Supplied entries:
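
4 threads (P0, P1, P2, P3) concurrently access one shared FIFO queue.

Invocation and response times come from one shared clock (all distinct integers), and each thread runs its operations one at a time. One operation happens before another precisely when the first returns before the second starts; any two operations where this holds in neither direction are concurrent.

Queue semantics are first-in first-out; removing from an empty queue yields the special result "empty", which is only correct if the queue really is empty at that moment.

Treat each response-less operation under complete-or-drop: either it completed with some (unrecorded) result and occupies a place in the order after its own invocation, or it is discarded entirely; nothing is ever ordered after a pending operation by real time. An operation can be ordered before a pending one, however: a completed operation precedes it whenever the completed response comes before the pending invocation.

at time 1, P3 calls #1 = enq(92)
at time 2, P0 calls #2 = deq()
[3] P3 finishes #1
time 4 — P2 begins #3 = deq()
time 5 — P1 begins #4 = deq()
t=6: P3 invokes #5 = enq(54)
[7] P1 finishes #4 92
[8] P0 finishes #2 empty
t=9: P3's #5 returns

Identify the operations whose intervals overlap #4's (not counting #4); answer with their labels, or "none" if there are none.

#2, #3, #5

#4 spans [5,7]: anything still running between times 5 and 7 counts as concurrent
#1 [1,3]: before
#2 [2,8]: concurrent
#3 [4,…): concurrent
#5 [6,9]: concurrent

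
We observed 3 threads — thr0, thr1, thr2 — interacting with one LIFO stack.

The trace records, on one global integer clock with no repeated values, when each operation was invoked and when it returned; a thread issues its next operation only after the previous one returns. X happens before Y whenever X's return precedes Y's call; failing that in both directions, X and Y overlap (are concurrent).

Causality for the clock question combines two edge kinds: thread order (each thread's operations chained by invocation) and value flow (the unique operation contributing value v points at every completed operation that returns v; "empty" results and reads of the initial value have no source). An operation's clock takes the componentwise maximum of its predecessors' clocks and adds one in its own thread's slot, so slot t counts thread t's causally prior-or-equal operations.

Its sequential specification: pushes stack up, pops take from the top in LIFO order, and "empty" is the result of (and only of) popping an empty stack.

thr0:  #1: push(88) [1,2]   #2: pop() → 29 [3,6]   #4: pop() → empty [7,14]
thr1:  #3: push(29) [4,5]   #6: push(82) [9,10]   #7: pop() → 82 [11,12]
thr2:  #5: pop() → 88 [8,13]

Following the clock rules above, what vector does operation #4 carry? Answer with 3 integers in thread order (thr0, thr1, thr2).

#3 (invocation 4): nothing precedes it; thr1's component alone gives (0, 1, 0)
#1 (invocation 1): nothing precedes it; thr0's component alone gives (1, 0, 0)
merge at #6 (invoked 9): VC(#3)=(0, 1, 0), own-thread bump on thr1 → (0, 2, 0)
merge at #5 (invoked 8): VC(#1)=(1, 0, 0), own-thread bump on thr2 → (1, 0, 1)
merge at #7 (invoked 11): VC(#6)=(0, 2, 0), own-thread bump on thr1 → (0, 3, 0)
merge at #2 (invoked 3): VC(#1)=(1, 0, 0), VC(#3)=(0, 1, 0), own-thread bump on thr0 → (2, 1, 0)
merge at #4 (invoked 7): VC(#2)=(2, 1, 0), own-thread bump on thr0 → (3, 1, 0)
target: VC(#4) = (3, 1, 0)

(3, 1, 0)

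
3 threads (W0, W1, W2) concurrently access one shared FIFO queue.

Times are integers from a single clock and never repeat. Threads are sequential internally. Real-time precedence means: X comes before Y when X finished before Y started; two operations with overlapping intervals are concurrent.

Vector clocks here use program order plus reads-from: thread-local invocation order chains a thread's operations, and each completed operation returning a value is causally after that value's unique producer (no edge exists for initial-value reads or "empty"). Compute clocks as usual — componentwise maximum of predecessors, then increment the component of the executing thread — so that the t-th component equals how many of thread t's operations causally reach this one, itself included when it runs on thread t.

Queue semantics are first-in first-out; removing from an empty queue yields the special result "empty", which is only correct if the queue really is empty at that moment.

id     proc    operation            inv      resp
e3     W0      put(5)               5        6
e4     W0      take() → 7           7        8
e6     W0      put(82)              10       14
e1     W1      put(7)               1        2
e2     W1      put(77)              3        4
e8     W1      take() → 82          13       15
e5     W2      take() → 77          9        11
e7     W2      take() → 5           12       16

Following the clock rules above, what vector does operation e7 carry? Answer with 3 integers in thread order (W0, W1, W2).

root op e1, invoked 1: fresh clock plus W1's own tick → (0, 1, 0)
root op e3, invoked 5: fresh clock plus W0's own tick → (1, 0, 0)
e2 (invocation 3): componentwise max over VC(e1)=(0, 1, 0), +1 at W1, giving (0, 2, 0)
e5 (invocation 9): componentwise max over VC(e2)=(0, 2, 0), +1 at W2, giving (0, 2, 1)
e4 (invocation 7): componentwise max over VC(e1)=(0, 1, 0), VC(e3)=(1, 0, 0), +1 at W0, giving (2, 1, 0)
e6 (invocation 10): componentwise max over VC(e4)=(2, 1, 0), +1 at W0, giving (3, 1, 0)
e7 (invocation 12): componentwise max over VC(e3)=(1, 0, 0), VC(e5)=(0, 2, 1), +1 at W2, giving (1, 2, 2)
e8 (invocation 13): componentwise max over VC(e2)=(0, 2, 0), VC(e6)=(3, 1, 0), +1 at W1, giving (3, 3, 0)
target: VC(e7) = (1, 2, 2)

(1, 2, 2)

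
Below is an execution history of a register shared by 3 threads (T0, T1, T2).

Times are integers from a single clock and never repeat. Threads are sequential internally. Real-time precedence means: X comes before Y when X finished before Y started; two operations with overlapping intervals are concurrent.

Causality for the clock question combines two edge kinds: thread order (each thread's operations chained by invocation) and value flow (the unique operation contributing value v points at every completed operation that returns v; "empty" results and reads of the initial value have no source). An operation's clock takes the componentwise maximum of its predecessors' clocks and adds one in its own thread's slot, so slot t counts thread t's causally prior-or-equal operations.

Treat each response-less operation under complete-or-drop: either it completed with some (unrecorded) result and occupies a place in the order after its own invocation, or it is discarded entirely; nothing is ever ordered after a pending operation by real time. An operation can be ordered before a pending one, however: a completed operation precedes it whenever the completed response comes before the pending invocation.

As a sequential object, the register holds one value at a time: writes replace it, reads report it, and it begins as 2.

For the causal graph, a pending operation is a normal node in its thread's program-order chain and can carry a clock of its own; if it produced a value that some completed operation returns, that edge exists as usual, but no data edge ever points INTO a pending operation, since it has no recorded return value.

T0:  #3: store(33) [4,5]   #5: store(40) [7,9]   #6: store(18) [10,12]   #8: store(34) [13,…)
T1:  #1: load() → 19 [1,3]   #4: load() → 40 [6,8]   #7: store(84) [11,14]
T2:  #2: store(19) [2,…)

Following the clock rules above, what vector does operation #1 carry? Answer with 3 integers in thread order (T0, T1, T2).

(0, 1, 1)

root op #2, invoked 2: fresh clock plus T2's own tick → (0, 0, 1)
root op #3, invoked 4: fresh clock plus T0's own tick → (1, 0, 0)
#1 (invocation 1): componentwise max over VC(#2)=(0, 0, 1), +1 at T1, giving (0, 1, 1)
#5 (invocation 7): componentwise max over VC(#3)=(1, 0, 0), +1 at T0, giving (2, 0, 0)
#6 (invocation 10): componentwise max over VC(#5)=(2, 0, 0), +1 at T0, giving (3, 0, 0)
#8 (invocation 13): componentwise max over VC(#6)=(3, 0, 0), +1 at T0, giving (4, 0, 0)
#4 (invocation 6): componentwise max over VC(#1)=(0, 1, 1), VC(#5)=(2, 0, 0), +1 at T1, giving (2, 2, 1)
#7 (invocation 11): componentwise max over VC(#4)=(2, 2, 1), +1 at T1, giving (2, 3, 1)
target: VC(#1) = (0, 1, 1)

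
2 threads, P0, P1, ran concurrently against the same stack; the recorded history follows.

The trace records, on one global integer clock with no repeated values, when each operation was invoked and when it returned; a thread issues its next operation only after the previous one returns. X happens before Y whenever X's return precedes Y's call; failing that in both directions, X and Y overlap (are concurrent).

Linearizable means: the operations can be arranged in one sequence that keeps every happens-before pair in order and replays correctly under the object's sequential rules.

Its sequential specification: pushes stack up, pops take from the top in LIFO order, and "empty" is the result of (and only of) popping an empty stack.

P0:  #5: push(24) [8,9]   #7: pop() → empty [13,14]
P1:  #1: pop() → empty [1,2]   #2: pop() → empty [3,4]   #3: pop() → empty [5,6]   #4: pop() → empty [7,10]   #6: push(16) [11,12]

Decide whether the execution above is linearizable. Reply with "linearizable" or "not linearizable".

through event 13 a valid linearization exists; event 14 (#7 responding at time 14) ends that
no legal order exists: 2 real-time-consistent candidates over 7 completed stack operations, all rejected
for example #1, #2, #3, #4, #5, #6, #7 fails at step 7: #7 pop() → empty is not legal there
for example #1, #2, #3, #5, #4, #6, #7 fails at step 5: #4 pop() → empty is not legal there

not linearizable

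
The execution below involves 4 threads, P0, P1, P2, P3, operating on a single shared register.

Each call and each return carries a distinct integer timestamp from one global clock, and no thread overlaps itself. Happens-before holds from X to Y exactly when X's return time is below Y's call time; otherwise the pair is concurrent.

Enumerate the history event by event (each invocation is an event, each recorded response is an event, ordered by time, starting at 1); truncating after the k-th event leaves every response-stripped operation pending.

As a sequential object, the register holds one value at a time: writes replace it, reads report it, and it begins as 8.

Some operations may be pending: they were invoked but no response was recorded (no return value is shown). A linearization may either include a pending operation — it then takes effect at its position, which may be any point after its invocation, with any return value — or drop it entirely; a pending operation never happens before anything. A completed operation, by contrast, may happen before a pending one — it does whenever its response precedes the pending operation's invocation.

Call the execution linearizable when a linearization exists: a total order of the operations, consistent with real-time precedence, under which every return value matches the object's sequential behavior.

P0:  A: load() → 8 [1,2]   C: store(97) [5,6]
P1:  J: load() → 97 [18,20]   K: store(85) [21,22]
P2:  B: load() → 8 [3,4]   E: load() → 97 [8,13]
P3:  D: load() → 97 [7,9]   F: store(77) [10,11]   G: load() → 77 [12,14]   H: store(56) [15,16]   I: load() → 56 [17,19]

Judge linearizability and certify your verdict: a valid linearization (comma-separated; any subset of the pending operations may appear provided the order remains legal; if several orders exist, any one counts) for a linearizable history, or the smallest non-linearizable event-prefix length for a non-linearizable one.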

---

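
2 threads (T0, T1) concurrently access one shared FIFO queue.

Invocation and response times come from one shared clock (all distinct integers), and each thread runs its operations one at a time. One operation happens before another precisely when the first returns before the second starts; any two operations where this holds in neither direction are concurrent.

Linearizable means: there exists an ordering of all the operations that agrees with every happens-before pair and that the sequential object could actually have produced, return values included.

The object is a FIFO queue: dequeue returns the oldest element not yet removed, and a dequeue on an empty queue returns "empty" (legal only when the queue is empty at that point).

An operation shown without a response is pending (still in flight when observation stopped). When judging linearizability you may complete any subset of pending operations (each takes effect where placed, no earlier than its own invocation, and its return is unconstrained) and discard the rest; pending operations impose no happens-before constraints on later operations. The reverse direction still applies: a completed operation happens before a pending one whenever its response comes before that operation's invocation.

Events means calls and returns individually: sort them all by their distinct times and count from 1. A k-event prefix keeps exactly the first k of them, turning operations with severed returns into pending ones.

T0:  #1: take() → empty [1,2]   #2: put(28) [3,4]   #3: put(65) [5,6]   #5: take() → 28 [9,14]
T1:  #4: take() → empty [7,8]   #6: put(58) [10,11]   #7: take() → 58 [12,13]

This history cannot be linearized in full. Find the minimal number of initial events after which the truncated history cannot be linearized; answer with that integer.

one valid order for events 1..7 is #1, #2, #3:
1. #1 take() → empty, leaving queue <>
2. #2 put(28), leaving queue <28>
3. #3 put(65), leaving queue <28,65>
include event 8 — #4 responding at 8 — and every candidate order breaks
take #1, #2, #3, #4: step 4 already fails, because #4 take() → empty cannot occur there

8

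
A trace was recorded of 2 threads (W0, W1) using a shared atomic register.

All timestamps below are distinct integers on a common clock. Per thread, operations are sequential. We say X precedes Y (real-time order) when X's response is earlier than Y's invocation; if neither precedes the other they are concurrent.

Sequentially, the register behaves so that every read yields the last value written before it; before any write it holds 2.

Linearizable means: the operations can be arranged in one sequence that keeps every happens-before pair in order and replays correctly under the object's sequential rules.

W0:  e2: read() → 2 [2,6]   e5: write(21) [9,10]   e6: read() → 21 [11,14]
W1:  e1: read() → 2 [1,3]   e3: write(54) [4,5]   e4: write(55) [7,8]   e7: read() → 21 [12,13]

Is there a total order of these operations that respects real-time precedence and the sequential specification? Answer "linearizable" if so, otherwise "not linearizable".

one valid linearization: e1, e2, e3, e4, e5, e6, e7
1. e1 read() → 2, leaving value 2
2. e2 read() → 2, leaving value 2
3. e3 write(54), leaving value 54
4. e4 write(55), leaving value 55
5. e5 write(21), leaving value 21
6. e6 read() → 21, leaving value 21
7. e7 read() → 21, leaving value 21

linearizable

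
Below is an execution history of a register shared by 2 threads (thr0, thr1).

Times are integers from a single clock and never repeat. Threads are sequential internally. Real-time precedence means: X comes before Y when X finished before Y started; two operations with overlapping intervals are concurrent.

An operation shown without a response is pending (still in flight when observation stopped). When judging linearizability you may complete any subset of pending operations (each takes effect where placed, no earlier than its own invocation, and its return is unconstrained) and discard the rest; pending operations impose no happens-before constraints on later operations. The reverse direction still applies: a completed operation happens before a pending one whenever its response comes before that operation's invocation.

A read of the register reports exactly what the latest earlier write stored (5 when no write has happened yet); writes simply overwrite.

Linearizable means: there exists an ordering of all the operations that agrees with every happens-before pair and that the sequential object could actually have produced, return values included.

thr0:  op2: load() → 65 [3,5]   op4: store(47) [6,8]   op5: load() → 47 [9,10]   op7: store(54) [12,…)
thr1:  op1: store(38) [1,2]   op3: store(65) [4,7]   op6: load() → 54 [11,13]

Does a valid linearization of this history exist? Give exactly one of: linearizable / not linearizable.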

Problem:
Only the lines above starting at the one containing "take() → 28 [9,14]" and ending at the one containing "Sequentially, the register", both included, are to be returned, exactly as they read.

Output of the exercise:
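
T0:  #1: take() → empty [1,2]   #2: put(28) [3,4]   #3: put(65) [5,6]   #5: take() → 28 [9,14]
T1:  #4: take() → empty [7,8]   #6: put(58) [10,11]   #7: take() → 58 [12,13]

This history cannot be linearized in full. Find the minimal number of initial events after which the truncated history cannot be linearized; answer with that integer.

one valid order for events 1..7 is #1, #2, #3:
1. #1 take() → empty, leaving queue <>
2. #2 put(28), leaving queue <28>
3. #3 put(65), leaving queue <28,65>
include event 8 — #4 responding at 8 — and every candidate order breaks
take #1, #2, #3, #4: step 4 already fails, because #4 take() → empty cannot occur there

8

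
A trace was recorded of 2 threads (W0, W1) using a shared atomic register.

All timestamps below are distinct integers on a common clock. Per thread, operations are sequential. We say X precedes Y (real-time order) when X's response is earlier than Y's invocation; if neither precedes the other they are concurrent.

Sequentially, the register behaves so that every read yields the last value written before it; before any write it holds 2.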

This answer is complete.